[Records excerpted from a collection]
☆ ☆ ☆ ☆ ☆
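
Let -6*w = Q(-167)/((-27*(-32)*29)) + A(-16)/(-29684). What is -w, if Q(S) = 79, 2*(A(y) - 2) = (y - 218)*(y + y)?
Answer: -22878685/1115643456 ≈ -0.020507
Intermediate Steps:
A(y) = 2 + y*(-218 + y) (A(y) = 2 + ((y - 218)*(y + y))/2 = 2 + ((-218 + y)*(2*y))/2 = 2 + (2*y*(-218 + y))/2 = 2 + y*(-218 + y))
w = 22878685/1115643456 (w = -(79/((-27*(-32)*29)) + (2 + (-16)**2 - 218*(-16))/(-29684))/6 = -(79/((864*29)) + (2 + 256 + 3488)*(-1/29684))/6 = -(79/25056 + 3746*(-1/29684))/6 = -(79*(1/25056) - 1873/14842)/6 = -(79/25056 - 1873/14842)/6 = -1/6*(-22878685/185940576) = 22878685/1115643456 ≈ 0.020507)
-w = -1*22878685/1115643456 = -22878685/1115643456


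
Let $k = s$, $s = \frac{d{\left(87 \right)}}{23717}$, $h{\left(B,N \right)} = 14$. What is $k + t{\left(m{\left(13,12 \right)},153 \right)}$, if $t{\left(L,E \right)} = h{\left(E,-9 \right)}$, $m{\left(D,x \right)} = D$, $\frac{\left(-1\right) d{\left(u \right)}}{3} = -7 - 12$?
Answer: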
☆ ☆ ☆ ☆ ☆
**What the task asks**
Which lines belong in the answer? Exactly those from the first line of the entries through the line holding "Answer: -22878685/1115643456 ≈ -0.020507", inclusive, copied unchanged.

**Answer area**
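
Let -6*w = Q(-167)/((-27*(-32)*29)) + A(-16)/(-29684). What is -w, if Q(S) = 79, 2*(A(y) - 2) = (y - 218)*(y + y)?
Answer: -22878685/1115643456 ≈ -0.020507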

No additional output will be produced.